- _ASSIGNMENT_: After locating the line containing "STOP: UAA UAG UGA", transcribe that line and all following lines exactly, stopping only at the end of the records.

= = = = = = =

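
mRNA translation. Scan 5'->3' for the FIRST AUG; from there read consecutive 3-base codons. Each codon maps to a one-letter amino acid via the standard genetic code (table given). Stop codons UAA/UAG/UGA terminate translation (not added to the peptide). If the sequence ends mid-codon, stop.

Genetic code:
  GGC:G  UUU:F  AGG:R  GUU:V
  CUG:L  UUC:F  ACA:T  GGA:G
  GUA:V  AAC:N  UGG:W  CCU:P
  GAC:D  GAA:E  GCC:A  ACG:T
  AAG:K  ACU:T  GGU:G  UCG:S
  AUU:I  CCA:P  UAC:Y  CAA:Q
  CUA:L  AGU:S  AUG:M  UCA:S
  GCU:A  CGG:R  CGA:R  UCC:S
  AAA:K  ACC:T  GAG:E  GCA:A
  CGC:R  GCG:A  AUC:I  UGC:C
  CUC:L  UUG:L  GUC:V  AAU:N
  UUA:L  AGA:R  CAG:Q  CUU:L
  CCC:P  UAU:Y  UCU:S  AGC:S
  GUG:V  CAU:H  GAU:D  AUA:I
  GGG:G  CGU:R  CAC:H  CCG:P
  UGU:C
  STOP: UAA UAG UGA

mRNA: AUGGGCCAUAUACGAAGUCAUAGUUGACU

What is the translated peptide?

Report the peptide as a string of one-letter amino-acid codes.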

= = = = = = =

- _EXERCISE RESULT_:
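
  STOP: UAA UAG UGA

mRNA: AUGGGCCAUAUACGAAGUCAUAGUUGACU

What is the translated peptide?

Report the peptide as a string of one-letter amino-acid codes.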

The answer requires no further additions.